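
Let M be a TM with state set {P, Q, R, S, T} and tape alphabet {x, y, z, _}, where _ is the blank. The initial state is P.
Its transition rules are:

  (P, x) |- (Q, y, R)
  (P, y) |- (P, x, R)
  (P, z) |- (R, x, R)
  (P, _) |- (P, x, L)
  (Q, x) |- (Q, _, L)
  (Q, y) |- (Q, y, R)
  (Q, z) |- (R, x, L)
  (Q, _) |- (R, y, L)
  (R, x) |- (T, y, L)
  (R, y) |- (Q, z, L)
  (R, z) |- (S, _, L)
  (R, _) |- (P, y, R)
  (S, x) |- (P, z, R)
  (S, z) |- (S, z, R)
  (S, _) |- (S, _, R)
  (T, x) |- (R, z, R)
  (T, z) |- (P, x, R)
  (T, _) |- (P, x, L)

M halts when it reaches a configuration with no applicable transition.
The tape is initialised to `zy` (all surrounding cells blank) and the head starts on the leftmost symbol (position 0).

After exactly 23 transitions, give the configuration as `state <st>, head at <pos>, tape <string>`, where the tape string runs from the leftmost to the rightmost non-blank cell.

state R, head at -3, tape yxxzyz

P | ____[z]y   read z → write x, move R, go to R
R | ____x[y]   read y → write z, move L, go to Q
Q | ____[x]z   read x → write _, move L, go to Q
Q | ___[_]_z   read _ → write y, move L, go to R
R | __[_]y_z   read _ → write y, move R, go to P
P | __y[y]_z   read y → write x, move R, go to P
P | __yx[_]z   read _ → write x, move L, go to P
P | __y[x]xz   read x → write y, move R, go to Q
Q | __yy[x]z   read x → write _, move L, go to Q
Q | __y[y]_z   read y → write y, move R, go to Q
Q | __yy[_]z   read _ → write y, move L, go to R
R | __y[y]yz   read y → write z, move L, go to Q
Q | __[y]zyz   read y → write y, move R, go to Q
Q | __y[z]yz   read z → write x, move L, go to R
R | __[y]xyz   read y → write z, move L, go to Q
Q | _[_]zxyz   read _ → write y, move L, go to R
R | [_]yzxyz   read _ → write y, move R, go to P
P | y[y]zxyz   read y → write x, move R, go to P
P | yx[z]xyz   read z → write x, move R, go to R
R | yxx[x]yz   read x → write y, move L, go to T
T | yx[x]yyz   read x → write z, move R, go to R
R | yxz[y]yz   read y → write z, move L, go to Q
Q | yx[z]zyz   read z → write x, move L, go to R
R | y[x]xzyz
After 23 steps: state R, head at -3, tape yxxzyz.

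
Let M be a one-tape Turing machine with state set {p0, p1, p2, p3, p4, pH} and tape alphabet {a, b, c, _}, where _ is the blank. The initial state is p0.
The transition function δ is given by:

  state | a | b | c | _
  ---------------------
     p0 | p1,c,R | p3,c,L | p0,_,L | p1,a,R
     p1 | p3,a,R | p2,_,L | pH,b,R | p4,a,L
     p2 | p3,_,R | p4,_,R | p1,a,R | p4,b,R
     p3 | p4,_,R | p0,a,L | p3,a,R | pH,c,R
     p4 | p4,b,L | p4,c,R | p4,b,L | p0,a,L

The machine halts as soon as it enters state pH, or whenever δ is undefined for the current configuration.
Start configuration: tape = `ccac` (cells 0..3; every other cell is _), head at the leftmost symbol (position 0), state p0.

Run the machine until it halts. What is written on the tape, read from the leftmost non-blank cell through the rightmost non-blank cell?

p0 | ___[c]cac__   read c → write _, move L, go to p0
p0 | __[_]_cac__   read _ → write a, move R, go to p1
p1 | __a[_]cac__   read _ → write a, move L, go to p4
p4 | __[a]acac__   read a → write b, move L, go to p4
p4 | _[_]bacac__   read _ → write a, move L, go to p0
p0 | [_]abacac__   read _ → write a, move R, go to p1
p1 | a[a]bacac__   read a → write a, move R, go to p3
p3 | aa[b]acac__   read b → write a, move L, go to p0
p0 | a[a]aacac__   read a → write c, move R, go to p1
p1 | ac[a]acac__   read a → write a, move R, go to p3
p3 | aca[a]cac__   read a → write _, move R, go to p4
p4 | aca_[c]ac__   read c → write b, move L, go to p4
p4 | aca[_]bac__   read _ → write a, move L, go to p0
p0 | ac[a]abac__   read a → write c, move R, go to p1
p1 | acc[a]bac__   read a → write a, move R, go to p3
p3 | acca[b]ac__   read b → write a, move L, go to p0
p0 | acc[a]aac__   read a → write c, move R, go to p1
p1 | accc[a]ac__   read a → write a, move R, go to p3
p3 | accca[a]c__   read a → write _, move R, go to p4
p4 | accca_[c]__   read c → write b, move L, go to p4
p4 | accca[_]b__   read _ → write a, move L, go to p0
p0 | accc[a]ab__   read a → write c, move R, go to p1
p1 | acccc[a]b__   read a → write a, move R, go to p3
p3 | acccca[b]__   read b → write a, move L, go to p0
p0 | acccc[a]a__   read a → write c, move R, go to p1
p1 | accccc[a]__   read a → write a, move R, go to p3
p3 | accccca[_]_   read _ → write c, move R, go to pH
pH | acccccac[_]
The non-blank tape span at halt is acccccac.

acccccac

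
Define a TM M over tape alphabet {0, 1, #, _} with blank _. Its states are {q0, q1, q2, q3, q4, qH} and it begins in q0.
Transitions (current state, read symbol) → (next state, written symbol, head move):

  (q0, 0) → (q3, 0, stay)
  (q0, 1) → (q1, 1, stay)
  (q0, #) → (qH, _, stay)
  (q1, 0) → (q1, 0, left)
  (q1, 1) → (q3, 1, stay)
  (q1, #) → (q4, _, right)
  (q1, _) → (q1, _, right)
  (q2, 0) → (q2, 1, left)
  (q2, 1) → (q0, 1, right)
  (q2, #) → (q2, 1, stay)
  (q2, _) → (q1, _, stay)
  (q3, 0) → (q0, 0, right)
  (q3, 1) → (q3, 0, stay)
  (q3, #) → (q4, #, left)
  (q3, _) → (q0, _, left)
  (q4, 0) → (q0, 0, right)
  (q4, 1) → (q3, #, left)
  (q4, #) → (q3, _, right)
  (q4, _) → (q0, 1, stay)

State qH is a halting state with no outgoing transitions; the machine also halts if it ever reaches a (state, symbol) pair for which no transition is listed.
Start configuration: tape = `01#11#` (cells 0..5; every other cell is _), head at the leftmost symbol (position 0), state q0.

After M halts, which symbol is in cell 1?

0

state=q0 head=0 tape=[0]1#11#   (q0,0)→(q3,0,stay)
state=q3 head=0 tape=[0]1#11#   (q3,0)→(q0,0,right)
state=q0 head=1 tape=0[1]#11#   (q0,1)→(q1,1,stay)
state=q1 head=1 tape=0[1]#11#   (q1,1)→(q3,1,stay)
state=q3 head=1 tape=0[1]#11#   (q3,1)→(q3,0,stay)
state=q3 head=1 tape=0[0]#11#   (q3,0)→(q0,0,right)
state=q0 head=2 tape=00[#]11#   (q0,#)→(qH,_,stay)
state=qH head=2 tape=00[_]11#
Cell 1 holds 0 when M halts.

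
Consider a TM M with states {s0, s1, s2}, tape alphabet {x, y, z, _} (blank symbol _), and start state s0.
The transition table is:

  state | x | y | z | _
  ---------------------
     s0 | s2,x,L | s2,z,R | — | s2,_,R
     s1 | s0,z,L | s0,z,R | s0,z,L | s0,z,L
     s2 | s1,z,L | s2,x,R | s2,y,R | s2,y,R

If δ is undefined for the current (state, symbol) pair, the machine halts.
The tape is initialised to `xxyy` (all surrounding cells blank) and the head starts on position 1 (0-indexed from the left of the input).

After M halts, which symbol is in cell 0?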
* * *
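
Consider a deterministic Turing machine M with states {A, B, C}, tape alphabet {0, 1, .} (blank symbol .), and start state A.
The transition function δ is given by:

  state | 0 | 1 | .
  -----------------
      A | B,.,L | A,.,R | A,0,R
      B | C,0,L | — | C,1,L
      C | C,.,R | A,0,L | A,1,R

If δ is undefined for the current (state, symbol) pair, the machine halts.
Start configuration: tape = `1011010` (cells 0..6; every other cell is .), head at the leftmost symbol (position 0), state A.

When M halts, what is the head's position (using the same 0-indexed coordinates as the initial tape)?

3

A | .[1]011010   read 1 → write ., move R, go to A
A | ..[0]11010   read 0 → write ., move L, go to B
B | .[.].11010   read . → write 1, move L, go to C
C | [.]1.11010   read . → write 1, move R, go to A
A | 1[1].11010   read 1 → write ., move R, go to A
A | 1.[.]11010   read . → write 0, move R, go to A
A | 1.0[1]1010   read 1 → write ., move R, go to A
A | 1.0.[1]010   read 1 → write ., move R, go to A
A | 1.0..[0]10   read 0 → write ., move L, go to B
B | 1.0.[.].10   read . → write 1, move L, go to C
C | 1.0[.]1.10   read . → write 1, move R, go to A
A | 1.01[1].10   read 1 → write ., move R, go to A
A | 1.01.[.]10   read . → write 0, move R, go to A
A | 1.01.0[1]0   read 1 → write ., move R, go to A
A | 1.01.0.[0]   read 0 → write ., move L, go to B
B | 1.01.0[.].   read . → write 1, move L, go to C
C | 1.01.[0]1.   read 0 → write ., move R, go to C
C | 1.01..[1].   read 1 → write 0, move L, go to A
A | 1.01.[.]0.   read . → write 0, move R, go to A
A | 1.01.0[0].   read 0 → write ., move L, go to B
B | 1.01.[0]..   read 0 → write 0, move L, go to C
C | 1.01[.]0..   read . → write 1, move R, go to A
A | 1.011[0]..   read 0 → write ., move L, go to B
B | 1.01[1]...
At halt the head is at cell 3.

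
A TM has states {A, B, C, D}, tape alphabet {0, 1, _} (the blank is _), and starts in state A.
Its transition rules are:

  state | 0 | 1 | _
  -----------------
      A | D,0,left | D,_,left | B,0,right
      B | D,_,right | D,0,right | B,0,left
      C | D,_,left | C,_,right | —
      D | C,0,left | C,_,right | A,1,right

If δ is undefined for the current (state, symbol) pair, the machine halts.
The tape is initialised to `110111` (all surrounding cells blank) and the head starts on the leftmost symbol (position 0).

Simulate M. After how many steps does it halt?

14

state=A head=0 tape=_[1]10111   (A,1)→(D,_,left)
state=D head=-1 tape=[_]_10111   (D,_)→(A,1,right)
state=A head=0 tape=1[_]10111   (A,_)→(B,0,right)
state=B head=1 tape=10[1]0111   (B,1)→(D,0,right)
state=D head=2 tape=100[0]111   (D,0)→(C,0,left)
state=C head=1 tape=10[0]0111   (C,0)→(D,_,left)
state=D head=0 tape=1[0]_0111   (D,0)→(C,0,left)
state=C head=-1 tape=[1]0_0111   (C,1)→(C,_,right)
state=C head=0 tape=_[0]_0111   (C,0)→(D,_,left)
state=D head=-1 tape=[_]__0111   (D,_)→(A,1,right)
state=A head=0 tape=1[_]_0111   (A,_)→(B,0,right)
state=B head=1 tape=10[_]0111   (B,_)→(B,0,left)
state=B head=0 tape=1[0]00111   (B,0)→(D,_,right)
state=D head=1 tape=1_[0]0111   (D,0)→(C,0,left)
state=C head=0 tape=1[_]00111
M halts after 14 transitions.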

# TASK INSTRUCTIONS:
Take the word "cells" and find each line of the material that contains it. Copy those lines.

# REPLY TO THE TASK:
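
The tape is initialised to `zy` (all surrounding cells blank) and the head starts on the leftmost symbol (position 0).
Start configuration: tape = `ccac` (cells 0..3; every other cell is _), head at the leftmost symbol (position 0), state p0.
Start configuration: tape = `01#11#` (cells 0..5; every other cell is _), head at the leftmost symbol (position 0), state q0.
The tape is initialised to `xxyy` (all surrounding cells blank) and the head starts on position 1 (0-indexed from the left of the input).
Start configuration: tape = `1011010` (cells 0..6; every other cell is .), head at the leftmost symbol (position 0), state A.
The tape is initialised to `110111` (all surrounding cells blank) and the head starts on the leftmost symbol (position 0).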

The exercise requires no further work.